▸ WHAT THE TASK REQUIRES
From the line that contains "For a single-server" down to the last line of the data below, transcribe every line exactly.

(Stored items)
=====

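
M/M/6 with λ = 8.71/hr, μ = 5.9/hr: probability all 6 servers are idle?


a = λ/μ = 8.71/5.9 = 1.4763; ρ = a/c = 0.2460
Σ_{k=0}^{5} a^k/k! (terms k=0..5) = 1.00000 + 1.47627 + 1.08969 + 0.53623 + 0.19790 + 0.05843 = 4.35852
Tail: a^6/(6!(1−ρ)) = 10.35135/(720·0.7540) = 0.01907
P₀ = 1/(4.35852 + 0.01907) = 1/4.37759 = 0.228436

Final: 0.228436


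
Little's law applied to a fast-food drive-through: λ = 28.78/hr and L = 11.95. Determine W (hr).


W = L/λ = 11.95/28.78 = 0.4152 hr

Final: 0.4152 hr


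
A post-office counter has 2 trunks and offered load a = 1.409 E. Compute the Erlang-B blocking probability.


B(c,a) = (a^c/c!) / Σ_{k=0}^{c} a^k/k!
a^2/2! = 0.992641
Σ terms (k=0..2): 1.00000 + 1.40900 + 0.99264 = 3.401641
B = 0.992641/3.401641 = 0.291812

Final: 0.291812


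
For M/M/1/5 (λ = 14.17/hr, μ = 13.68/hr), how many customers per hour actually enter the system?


ρ = 1.0358; P_K = (1−ρ)ρ^5/(1−ρ^6) = 0.181666
λ_eff = λ(1 − P_K) = 14.17·(1 − 0.181666) = 14.17·0.818334 = 11.5958 /hr

Final: 11.5958 /hr


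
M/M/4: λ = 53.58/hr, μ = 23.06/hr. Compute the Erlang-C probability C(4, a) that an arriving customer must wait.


a = λ/μ = 2.3235; ρ = a/4 = 0.5809
P₀ = 0.090819 (from M/M/c formula)
C(c,a) = [a^c/(c!(1−ρ))]·P₀ = [29.14564/(24·0.4191)]·0.090819
= 2.89748·0.090819 = 0.263145

Final: 0.263145


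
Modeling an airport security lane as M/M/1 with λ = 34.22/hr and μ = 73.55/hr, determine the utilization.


ρ = λ/μ = 34.22/73.55 = 0.4653

Final: 0.4653


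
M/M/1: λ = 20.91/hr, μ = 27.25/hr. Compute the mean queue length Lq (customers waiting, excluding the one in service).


ρ = 20.91/27.25 = 0.7673
Lq = ρ²/(1−ρ) = 0.5888/0.2327 = 2.5308

Final: 2.5308


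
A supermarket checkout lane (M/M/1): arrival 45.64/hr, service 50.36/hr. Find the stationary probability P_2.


ρ = 45.64/50.36 = 0.9063
P_n = (1−ρ)·ρ^n = (1 − 0.9063)·0.9063^2 = 0.09373·0.821334 = 0.076980

Final: 0.076980


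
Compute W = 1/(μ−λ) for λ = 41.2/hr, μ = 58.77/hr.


W = 1/(μ−λ) = 1/(58.77 − 41.2) = 1/17.57 = 0.05692 hr

Final: 0.05692 hr


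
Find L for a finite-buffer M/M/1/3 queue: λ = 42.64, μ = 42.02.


ρ = 42.64/42.02 = 1.0148
L = ρ[1 − (K+1)ρ^K + Kρ^(K+1)] / [(1−ρ)(1−ρ^(K+1))]
Numerator: 1.0148·(1 − 4·1.044921 + 3·1.060339) = 0.001352
Denominator: (-0.01475)·(-0.060339) = 0.0008903
L = 0.001352/0.0008903 = 1.5183

Final: 1.5183


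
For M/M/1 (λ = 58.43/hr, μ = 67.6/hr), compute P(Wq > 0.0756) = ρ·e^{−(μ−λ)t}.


ρ = 58.43/67.6 = 0.8643
P(Wq > t) = ρ·e^{−(μ−λ)t} = 0.8643·e^{−0.6933}
= 0.8643·0.499948 = 0.432129

Final: 0.432129


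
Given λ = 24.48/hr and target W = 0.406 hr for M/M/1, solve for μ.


W = 1/(μ−λ) ⇒ μ − λ = 1/W = 1/0.406 = 2.4631
μ = λ + 1/W = 24.48 + 2.4631 = 26.9431 per hr

Final: 26.9431 /hr


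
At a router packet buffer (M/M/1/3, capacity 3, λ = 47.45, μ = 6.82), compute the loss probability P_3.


ρ = λ/μ = 47.45/6.82 = 6.9575
P_K = (1−ρ)ρ^K/(1−ρ^(K+1)) = (-5.9575·336.787160)/(1 − 2343.189262)
= -2006.402101/-2342.189262 = 0.856635

Final: 0.856635


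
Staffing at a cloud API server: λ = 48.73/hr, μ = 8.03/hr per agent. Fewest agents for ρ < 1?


Stability requires cμ > λ ⇔ c > λ/μ.
λ/μ = 48.73/8.03 = 6.0685
Minimum integer c = ⌊6.0685⌋ + 1 = 7
Check: 7·8.03 = 56.21 > 48.73, while 6·8.03 = 48.18 ≤ 48.73

Final: 7 servers


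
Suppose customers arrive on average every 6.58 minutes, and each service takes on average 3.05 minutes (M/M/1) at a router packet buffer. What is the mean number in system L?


λ = 60/6.58 = 9.1185 /hr
μ = 60/3.05 = 19.6721 /hr
ρ = λ/μ = 9.1185/19.6721 = 0.4635
L = ρ/(1−ρ) = 0.4635/0.5365 = 0.8640

Final: 0.8640


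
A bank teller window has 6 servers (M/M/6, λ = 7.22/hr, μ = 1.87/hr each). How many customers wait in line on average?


a = λ/μ = 3.8610; ρ = a/6 = 0.6435
P₀ = 0.019523
Lq = P₀·a^c·ρ / (c!·(1−ρ)²) = 0.019523·3312.63470·0.6435/(720·0.12710)
= 0.45478

Final: 0.45478


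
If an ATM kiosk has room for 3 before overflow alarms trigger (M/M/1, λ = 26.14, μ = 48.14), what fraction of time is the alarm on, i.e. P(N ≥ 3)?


ρ = 26.14/48.14 = 0.5430
P(N ≥ n) = ρ^n = 0.5430^3 = 0.160103

Final: 0.160103


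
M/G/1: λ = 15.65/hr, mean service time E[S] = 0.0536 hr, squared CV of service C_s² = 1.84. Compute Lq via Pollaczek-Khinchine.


ρ = λ·E[S] = 15.65·0.0536 = 0.8388
Lq = ρ²(1+C_s²)/(2(1−ρ)) = 0.7037·(1+1.84)/(2·0.1612)
= 0.7037·2.8400/0.3223 = 6.19997

Final: 6.19997


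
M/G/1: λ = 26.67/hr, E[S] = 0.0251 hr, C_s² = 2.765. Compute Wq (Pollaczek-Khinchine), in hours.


ρ = λ·E[S] = 26.67·0.0251 = 0.6694
E[S²] = E[S]²(1+C_s²) = 0.0251²·(1+2.765) = 0.002372
Wq = λ·E[S²]/(2(1−ρ)) = 26.67·0.002372/(2·0.3306) = 0.09568 hr

Final: 0.09568 hr


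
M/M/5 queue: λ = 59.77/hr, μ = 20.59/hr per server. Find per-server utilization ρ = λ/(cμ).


ρ = λ/(cμ) = 59.77/(5·20.59) = 59.77/102.95 = 0.5806

Final: 0.5806


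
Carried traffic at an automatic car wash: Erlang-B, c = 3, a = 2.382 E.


B(3,2.382) = 0.265897 (Erlang-B)
Carried load = a(1 − B) = 2.382·(1 − 0.265897) = 2.382·0.734103 = 1.7486 E

Final: 1.7486 Erlangs


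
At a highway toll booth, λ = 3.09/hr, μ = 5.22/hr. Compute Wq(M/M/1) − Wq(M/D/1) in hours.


ρ = 3.09/5.22 = 0.5920
Wq(M/M/1) = ρ/(μ−λ) = 0.5920/2.13 = 0.27791 hr
Wq(M/D/1) = ρ/(2(μ−λ)) = 0.13896 hr
Savings = 0.27791 − 0.13896 = 0.13896 hr

Final: 0.13896 hr


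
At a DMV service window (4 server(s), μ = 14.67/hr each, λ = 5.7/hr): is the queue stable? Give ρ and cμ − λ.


Total capacity cμ = 4·14.67 = 58.68/hr
ρ = λ/(cμ) = 5.7/58.68 = 0.09714
Stable ⇔ ρ < 1: YES
Spare capacity = cμ − λ = 58.68 − 5.7 = 52.98/hr

Final: ρ = 0.09714; stable; margin = 52.98/hr


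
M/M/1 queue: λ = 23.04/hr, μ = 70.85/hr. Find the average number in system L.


ρ = λ/μ = 23.04/70.85 = 0.3252
L = ρ/(1−ρ) = 0.3252/(1 − 0.3252) = 0.3252/0.6748 = 0.4819

Final: 0.4819


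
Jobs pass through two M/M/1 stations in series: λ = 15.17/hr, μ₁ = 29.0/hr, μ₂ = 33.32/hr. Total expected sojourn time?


Each node sees arrival rate λ = 15.17/hr (tandem ⇒ throughput preserved).
W₁ = 1/(μ₁−λ) = 1/(29.0−15.17) = 0.07231 hr
W₂ = 1/(μ₂−λ) = 1/(33.32−15.17) = 0.05510 hr
W_total = W₁ + W₂ = 0.07231 + 0.05510 = 0.12740 hr

Final: 0.12740 hr


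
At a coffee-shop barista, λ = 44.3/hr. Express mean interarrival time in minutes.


Mean interarrival time = 1/λ = 1/44.3 hour = 0.02257 hour
In minutes: 0.02257 × 60 = 1.3544 min

Final: 1.3544 min


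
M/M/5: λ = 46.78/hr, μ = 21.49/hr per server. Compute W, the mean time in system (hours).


a = 2.1768; ρ = 0.4354; P₀ = 0.112079
Lq = P₀·a^c·ρ/(c!(1−ρ)²) = 0.06234
Wq = Lq/λ = 0.06234/46.78 = 0.001333 hr
W = Wq + 1/μ = 0.001333 + 0.04653 = 0.04787 hr

Final: 0.04787 hr


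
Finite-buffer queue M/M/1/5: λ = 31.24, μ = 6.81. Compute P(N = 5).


ρ = λ/μ = 31.24/6.81 = 4.5874
P_K = (1−ρ)ρ^K/(1−ρ^(K+1)) = (-3.5874·2031.512816)/(1 − 9319.304019)
= -7287.791203/-9318.304019 = 0.782094

Final: 0.782094


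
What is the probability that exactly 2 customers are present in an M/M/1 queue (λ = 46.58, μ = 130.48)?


ρ = 46.58/130.48 = 0.3570
P_n = (1−ρ)·ρ^n = (1 − 0.3570)·0.3570^2 = 0.6430·0.127442 = 0.081946

Final: 0.081946


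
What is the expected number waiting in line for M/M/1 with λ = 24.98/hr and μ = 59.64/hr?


ρ = 24.98/59.64 = 0.4188
Lq = ρ²/(1−ρ) = 0.1754/0.5812 = 0.3019

Final: 0.3019


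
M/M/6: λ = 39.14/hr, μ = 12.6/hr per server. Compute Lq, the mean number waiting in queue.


a = λ/μ = 3.1063; ρ = a/6 = 0.5177
P₀ = 0.043852
Lq = P₀·a^c·ρ / (c!·(1−ρ)²) = 0.043852·898.46602·0.5177/(720·0.23259)
= 0.12180

Final: 0.12180


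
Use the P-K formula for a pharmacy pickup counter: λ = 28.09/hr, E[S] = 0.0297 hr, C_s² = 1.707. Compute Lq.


ρ = λ·E[S] = 28.09·0.0297 = 0.8343
Lq = ρ²(1+C_s²)/(2(1−ρ)) = 0.6960·(1+1.707)/(2·0.1657)
= 0.6960·2.7070/0.3315 = 5.68436

Final: 5.68436


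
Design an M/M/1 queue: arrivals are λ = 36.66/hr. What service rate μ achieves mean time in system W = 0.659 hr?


W = 1/(μ−λ) ⇒ μ − λ = 1/W = 1/0.659 = 1.5175
μ = λ + 1/W = 36.66 + 1.5175 = 38.1775 per hr

Final: 38.1775 /hr


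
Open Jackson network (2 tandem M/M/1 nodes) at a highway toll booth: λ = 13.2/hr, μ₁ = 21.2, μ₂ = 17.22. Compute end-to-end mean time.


Each node sees arrival rate λ = 13.2/hr (tandem ⇒ throughput preserved).
W₁ = 1/(μ₁−λ) = 1/(21.2−13.2) = 0.12500 hr
W₂ = 1/(μ₂−λ) = 1/(17.22−13.2) = 0.24876 hr
W_total = W₁ + W₂ = 0.12500 + 0.24876 = 0.37376 hr

Final: 0.37376 hr


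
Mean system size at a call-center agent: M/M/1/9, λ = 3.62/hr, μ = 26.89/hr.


ρ = 3.62/26.89 = 0.1346
L = ρ[1 − (K+1)ρ^K + Kρ^(K+1)] / [(1−ρ)(1−ρ^(K+1))]
Numerator: 0.1346·(1 − 10·0.00000001452 + 9·0.000000001955) = 0.134623
Denominator: (0.8654)·(1.000000) = 0.865377
L = 0.134623/0.865377 = 0.1556

Final: 0.1556


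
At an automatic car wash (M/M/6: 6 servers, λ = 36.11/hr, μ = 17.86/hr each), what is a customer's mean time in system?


a = 2.0218; ρ = 0.3370; P₀ = 0.132203
Lq = P₀·a^c·ρ/(c!(1−ρ)²) = 0.009614
Wq = Lq/λ = 0.009614/36.11 = 0.0002662 hr
W = Wq + 1/μ = 0.0002662 + 0.05599 = 0.05626 hr

Final: 0.05626 hr


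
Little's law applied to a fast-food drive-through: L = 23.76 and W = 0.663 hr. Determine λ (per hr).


λ = L/W = 23.76/0.663 = 35.8371 /hr

Final: 35.8371 /hr


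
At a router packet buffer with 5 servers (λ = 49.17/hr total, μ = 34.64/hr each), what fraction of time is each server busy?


ρ = λ/(cμ) = 49.17/(5·34.64) = 49.17/173.20 = 0.2839

Final: 0.2839


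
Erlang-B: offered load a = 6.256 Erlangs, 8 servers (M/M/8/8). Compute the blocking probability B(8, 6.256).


B(c,a) = (a^c/c!) / Σ_{k=0}^{c} a^k/k!
a^8/8! = 58.190675
Σ terms (k=0..8): 1.00000 + 6.25600 + 19.56877 + 40.80740 + 63.82278 + 79.85506 + 83.26221 + 74.41263 + 58.19068 = 427.175530
B = 58.190675/427.175530 = 0.136222

Final: 0.136222


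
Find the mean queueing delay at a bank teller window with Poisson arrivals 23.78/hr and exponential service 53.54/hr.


ρ = 23.78/53.54 = 0.4442
Wq = ρ/(μ−λ) = 0.4442/(53.54 − 23.78) = 0.4442/29.76 = 0.01492 hr

Final: 0.01492 hr


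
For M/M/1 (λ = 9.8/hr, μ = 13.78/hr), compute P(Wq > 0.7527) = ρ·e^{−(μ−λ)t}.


ρ = 9.8/13.78 = 0.7112
P(Wq > t) = ρ·e^{−(μ−λ)t} = 0.7112·e^{−2.9957}
= 0.7112·0.049999 = 0.035558

Final: 0.035558


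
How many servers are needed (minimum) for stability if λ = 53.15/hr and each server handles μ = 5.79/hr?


Stability requires cμ > λ ⇔ c > λ/μ.
λ/μ = 53.15/5.79 = 9.1796
Minimum integer c = ⌊9.1796⌋ + 1 = 10
Check: 10·5.79 = 57.90 > 53.15, while 9·5.79 = 52.11 ≤ 53.15

Final: 10 servers


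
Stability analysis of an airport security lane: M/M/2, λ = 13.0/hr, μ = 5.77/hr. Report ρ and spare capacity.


Total capacity cμ = 2·5.77 = 11.54/hr
ρ = λ/(cμ) = 13.0/11.54 = 1.1265
Stable ⇔ ρ < 1: NO
Spare capacity = cμ − λ = 11.54 − 13.0 = -1.46/hr

Final: ρ = 1.1265; unstable; margin = -1.46/hr


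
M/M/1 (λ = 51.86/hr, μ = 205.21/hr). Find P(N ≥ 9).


ρ = 51.86/205.21 = 0.2527
P(N ≥ n) = ρ^n = 0.2527^9 = 0.000004204

Final: 0.000004204


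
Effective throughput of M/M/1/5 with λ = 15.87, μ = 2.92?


ρ = 5.4349; P_K = (1−ρ)ρ^5/(1−ρ^6) = 0.816037
λ_eff = λ(1 − P_K) = 15.87·(1 − 0.816037) = 15.87·0.183963 = 2.9195 /hr

Final: 2.9195 /hr


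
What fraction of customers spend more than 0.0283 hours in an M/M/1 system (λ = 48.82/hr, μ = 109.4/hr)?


W ~ Exponential(μ−λ) for M/M/1.
μ − λ = 109.4 − 48.82 = 60.5800
P(W > t) = e^{−(μ−λ)t} = e^{−1.7144} = 0.180069

Final: 0.180069


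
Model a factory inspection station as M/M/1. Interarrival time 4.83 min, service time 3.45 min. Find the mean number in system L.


λ = 60/4.83 = 12.4224 /hr
μ = 60/3.45 = 17.3913 /hr
ρ = λ/μ = 12.4224/17.3913 = 0.7143
L = ρ/(1−ρ) = 0.7143/0.2857 = 2.5000

Final: 2.5000


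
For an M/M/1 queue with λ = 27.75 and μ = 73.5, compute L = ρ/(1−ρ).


ρ = λ/μ = 27.75/73.5 = 0.3776
L = ρ/(1−ρ) = 0.3776/(1 − 0.3776) = 0.3776/0.6224 = 0.6066

Final: 0.6066


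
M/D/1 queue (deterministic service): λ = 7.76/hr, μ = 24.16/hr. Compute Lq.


ρ = 7.76/24.16 = 0.3212
M/D/1: Lq = ρ²/(2(1−ρ)) = 0.1032/(2·0.6788) = 0.07599

Final: 0.07599


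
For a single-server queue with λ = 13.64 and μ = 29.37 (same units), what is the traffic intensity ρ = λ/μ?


ρ = λ/μ = 13.64/29.37 = 0.4644

Final: 0.4644


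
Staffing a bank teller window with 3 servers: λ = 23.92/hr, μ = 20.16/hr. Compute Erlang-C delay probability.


a = λ/μ = 1.1865; ρ = a/3 = 0.3955
P₀ = 0.298423 (from M/M/c formula)
C(c,a) = [a^c/(c!(1−ρ))]·P₀ = [1.67037/(6·0.6045)]·0.298423
= 0.46054·0.298423 = 0.137435

Final: 0.137435


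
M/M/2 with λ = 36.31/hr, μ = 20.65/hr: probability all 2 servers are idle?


a = λ/μ = 36.31/20.65 = 1.7584; ρ = a/c = 0.8792
Σ_{k=0}^{1} a^k/k! (terms k=0..1) = 1.00000 + 1.75835 = 2.75835
Tail: a^2/(2!(1−ρ)) = 3.09181/(2·0.1208) = 12.79475
P₀ = 1/(2.75835 + 12.79475) = 1/15.55311 = 0.064296

Final: 0.064296


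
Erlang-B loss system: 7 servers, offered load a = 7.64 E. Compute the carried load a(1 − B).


B(7,7.64) = 0.287462 (Erlang-B)
Carried load = a(1 − B) = 7.64·(1 − 0.287462) = 7.64·0.712538 = 5.4438 E

Final: 5.4438 Erlangs


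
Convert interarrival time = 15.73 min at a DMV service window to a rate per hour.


λ = 1/(interarrival time) in consistent units.
1 hour = 60 min, so λ = 60/15.73 = 3.8144 per hour

Final: 3.8144 /hr


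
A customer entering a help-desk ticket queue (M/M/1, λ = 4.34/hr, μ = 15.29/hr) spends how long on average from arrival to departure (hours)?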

=====

▸ SOLUTION FOR THIS TASK
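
For a single-server queue with λ = 13.64 and μ = 29.37 (same units), what is the traffic intensity ρ = λ/μ?


ρ = λ/μ = 13.64/29.37 = 0.4644

Final: 0.4644


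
Staffing a bank teller window with 3 servers: λ = 23.92/hr, μ = 20.16/hr. Compute Erlang-C delay probability.


a = λ/μ = 1.1865; ρ = a/3 = 0.3955
P₀ = 0.298423 (from M/M/c formula)
C(c,a) = [a^c/(c!(1−ρ))]·P₀ = [1.67037/(6·0.6045)]·0.298423
= 0.46054·0.298423 = 0.137435

Final: 0.137435


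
M/M/2 with λ = 36.31/hr, μ = 20.65/hr: probability all 2 servers are idle?


a = λ/μ = 36.31/20.65 = 1.7584; ρ = a/c = 0.8792
Σ_{k=0}^{1} a^k/k! (terms k=0..1) = 1.00000 + 1.75835 = 2.75835
Tail: a^2/(2!(1−ρ)) = 3.09181/(2·0.1208) = 12.79475
P₀ = 1/(2.75835 + 12.79475) = 1/15.55311 = 0.064296

Final: 0.064296


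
Erlang-B loss system: 7 servers, offered load a = 7.64 E. Compute the carried load a(1 − B).


B(7,7.64) = 0.287462 (Erlang-B)
Carried load = a(1 − B) = 7.64·(1 − 0.287462) = 7.64·0.712538 = 5.4438 E

Final: 5.4438 Erlangs


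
Convert interarrival time = 15.73 min at a DMV service window to a rate per hour.


λ = 1/(interarrival time) in consistent units.
1 hour = 60 min, so λ = 60/15.73 = 3.8144 per hour

Final: 3.8144 /hr


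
A customer entering a help-desk ticket queue (M/M/1, λ = 4.34/hr, μ = 15.29/hr) spends how long on average from arrival to departure (hours)?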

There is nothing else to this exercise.